Exercise prompt. Copy out again, unchanged, the line that contains "A 3-entry FIFO" and every line after it down to the last line of the data.

--- Dataset records Enclosed Below ---

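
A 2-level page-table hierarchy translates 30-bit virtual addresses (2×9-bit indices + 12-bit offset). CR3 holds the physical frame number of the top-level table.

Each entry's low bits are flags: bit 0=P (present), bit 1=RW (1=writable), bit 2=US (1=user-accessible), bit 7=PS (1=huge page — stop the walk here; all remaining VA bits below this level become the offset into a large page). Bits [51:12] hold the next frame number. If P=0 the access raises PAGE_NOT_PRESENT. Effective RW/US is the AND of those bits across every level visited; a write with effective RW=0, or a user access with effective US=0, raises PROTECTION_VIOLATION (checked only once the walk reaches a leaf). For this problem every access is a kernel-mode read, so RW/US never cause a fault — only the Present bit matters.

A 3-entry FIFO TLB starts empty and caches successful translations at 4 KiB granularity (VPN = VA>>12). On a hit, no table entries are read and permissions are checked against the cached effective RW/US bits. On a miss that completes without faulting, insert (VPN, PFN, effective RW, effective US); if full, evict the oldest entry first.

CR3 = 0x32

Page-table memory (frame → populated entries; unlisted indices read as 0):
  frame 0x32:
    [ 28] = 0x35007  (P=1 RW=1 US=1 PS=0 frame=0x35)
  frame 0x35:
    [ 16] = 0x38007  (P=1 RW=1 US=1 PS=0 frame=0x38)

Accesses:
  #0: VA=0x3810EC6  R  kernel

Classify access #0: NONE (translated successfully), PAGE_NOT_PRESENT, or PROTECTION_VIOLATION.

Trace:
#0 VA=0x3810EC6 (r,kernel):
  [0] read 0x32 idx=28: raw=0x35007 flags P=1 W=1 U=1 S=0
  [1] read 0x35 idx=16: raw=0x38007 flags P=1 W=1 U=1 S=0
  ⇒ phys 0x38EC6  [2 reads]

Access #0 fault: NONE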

--- End of Enclosed Dataset records ---

Expected output.
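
A 3-entry FIFO TLB starts empty and caches successful translations at 4 KiB granularity (VPN = VA>>12). On a hit, no table entries are read and permissions are checked against the cached effective RW/US bits. On a miss that completes without faulting, insert (VPN, PFN, effective RW, effective US); if full, evict the oldest entry first.

CR3 = 0x32

Page-table memory (frame → populated entries; unlisted indices read as 0):
  frame 0x32:
    [ 28] = 0x35007  (P=1 RW=1 US=1 PS=0 frame=0x35)
  frame 0x35:
    [ 16] = 0x38007  (P=1 RW=1 US=1 PS=0 frame=0x38)

Accesses:
  #0: VA=0x3810EC6  R  kernel

Classify access #0: NONE (translated successfully), PAGE_NOT_PRESENT, or PROTECTION_VIOLATION.

Trace:
#0 VA=0x3810EC6 (r,kernel):
  [0] read 0x32 idx=28: raw=0x35007 flags P=1 W=1 U=1 S=0
  [1] read 0x35 idx=16: raw=0x38007 flags P=1 W=1 U=1 S=0
  ⇒ phys 0x38EC6  [2 reads]

Access #0 fault: NONE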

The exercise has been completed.